=== DATA EXTRACTS ===
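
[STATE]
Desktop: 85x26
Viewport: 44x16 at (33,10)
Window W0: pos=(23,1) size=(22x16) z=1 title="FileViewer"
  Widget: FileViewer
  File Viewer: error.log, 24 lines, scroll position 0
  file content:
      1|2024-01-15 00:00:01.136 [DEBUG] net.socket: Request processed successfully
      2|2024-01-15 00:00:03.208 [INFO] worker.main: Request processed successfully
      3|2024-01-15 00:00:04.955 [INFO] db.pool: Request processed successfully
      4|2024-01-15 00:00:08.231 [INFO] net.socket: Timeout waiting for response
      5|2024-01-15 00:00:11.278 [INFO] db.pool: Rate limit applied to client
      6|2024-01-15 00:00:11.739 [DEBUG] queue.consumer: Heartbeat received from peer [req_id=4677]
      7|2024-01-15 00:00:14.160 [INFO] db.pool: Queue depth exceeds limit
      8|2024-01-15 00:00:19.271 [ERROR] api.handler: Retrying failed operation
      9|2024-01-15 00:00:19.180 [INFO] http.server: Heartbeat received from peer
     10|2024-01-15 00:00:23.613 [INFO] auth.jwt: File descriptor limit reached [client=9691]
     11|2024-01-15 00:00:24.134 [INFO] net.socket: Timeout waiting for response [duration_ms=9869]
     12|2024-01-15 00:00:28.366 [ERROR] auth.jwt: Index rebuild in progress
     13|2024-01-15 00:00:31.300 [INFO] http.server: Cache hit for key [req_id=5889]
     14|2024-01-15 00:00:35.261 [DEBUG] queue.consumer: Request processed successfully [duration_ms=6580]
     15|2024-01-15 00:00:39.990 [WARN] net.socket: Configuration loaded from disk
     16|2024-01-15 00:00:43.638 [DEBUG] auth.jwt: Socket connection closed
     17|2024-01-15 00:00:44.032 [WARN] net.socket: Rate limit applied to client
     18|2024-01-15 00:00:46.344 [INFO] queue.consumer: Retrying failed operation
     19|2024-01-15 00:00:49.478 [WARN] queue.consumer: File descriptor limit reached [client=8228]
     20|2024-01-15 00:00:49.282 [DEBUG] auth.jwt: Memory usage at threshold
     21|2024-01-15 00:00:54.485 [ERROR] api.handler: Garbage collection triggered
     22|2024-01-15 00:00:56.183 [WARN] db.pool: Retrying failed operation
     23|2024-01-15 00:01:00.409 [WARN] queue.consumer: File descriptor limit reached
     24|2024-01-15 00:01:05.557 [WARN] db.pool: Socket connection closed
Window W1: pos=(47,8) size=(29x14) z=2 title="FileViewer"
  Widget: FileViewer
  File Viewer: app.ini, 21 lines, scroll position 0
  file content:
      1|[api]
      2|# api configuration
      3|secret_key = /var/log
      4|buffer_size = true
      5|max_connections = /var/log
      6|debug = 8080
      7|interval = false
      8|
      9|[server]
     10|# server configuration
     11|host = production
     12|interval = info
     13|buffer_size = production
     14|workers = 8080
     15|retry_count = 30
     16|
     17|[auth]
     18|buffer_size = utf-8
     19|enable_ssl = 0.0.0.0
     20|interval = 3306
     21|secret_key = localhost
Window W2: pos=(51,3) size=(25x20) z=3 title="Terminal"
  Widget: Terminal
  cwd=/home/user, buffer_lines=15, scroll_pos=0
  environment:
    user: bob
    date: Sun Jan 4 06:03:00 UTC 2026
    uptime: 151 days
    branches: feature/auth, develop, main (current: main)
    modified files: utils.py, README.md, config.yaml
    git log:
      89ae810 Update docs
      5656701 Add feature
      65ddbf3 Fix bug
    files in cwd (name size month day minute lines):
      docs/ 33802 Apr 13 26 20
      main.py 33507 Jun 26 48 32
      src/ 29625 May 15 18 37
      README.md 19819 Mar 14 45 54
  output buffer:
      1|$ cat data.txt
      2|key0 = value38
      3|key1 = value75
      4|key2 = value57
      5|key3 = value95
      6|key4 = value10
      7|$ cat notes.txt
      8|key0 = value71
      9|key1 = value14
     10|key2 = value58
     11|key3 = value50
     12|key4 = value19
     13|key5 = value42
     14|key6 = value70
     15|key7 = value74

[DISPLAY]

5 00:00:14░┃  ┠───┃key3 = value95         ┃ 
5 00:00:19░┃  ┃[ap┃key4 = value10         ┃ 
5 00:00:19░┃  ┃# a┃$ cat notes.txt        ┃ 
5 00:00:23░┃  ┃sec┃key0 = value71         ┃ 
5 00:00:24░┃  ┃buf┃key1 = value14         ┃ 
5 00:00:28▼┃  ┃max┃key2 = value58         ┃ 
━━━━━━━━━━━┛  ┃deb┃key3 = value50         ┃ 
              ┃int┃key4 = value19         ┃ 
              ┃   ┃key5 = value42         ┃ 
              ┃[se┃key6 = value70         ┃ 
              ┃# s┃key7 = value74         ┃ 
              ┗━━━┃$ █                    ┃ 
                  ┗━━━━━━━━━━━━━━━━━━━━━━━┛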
===
### INSTRUCTIONS FOR THE TASK
All the data above must be copied again. Leave nothing out.

### SOLUTION TO THE PROBLEM
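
[STATE]
Desktop: 85x26
Viewport: 44x16 at (33,10)
Window W0: pos=(23,1) size=(22x16) z=1 title="FileViewer"
  Widget: FileViewer
  File Viewer: error.log, 24 lines, scroll position 0
  file content:
      1|2024-01-15 00:00:01.136 [DEBUG] net.socket: Request processed successfully
      2|2024-01-15 00:00:03.208 [INFO] worker.main: Request processed successfully
      3|2024-01-15 00:00:04.955 [INFO] db.pool: Request processed successfully
      4|2024-01-15 00:00:08.231 [INFO] net.socket: Timeout waiting for response
      5|2024-01-15 00:00:11.278 [INFO] db.pool: Rate limit applied to client
      6|2024-01-15 00:00:11.739 [DEBUG] queue.consumer: Heartbeat received from peer [req_id=4677]
      7|2024-01-15 00:00:14.160 [INFO] db.pool: Queue depth exceeds limit
      8|2024-01-15 00:00:19.271 [ERROR] api.handler: Retrying failed operation
      9|2024-01-15 00:00:19.180 [INFO] http.server: Heartbeat received from peer
     10|2024-01-15 00:00:23.613 [INFO] auth.jwt: File descriptor limit reached [client=9691]
     11|2024-01-15 00:00:24.134 [INFO] net.socket: Timeout waiting for response [duration_ms=9869]
     12|2024-01-15 00:00:28.366 [ERROR] auth.jwt: Index rebuild in progress
     13|2024-01-15 00:00:31.300 [INFO] http.server: Cache hit for key [req_id=5889]
     14|2024-01-15 00:00:35.261 [DEBUG] queue.consumer: Request processed successfully [duration_ms=6580]
     15|2024-01-15 00:00:39.990 [WARN] net.socket: Configuration loaded from disk
     16|2024-01-15 00:00:43.638 [DEBUG] auth.jwt: Socket connection closed
     17|2024-01-15 00:00:44.032 [WARN] net.socket: Rate limit applied to client
     18|2024-01-15 00:00:46.344 [INFO] queue.consumer: Retrying failed operation
     19|2024-01-15 00:00:49.478 [WARN] queue.consumer: File descriptor limit reached [client=8228]
     20|2024-01-15 00:00:49.282 [DEBUG] auth.jwt: Memory usage at threshold
     21|2024-01-15 00:00:54.485 [ERROR] api.handler: Garbage collection triggered
     22|2024-01-15 00:00:56.183 [WARN] db.pool: Retrying failed operation
     23|2024-01-15 00:01:00.409 [WARN] queue.consumer: File descriptor limit reached
     24|2024-01-15 00:01:05.557 [WARN] db.pool: Socket connection closed
Window W1: pos=(47,8) size=(29x14) z=2 title="FileViewer"
  Widget: FileViewer
  File Viewer: app.ini, 21 lines, scroll position 0
  file content:
      1|[api]
      2|# api configuration
      3|secret_key = /var/log
      4|buffer_size = true
      5|max_connections = /var/log
      6|debug = 8080
      7|interval = false
      8|
      9|[server]
     10|# server configuration
     11|host = production
     12|interval = info
     13|buffer_size = production
     14|workers = 8080
     15|retry_count = 30
     16|
     17|[auth]
     18|buffer_size = utf-8
     19|enable_ssl = 0.0.0.0
     20|interval = 3306
     21|secret_key = localhost
Window W2: pos=(51,3) size=(25x20) z=3 title="Terminal"
  Widget: Terminal
  cwd=/home/user, buffer_lines=15, scroll_pos=0
  environment:
    user: bob
    date: Sun Jan 4 06:03:00 UTC 2026
    uptime: 151 days
    branches: feature/auth, develop, main (current: main)
    modified files: utils.py, README.md, config.yaml
    git log:
      89ae810 Update docs
      5656701 Add feature
      65ddbf3 Fix bug
    files in cwd (name size month day minute lines):
      docs/ 33802 Apr 13 26 20
      main.py 33507 Jun 26 48 32
      src/ 29625 May 15 18 37
      README.md 19819 Mar 14 45 54
  output buffer:
      1|$ cat data.txt
      2|key0 = value38
      3|key1 = value75
      4|key2 = value57
      5|key3 = value95
      6|key4 = value10
      7|$ cat notes.txt
      8|key0 = value71
      9|key1 = value14
     10|key2 = value58
     11|key3 = value50
     12|key4 = value19
     13|key5 = value42
     14|key6 = value70
     15|key7 = value74

[DISPLAY]

5 00:00:14░┃  ┠───┃key3 = value95         ┃ 
5 00:00:19░┃  ┃[ap┃key4 = value10         ┃ 
5 00:00:19░┃  ┃# a┃$ cat notes.txt        ┃ 
5 00:00:23░┃  ┃sec┃key0 = value71         ┃ 
5 00:00:24░┃  ┃buf┃key1 = value14         ┃ 
5 00:00:28▼┃  ┃max┃key2 = value58         ┃ 
━━━━━━━━━━━┛  ┃deb┃key3 = value50         ┃ 
              ┃int┃key4 = value19         ┃ 
              ┃   ┃key5 = value42         ┃ 
              ┃[se┃key6 = value70         ┃ 
              ┃# s┃key7 = value74         ┃ 
              ┗━━━┃$ █                    ┃ 
                  ┗━━━━━━━━━━━━━━━━━━━━━━━┛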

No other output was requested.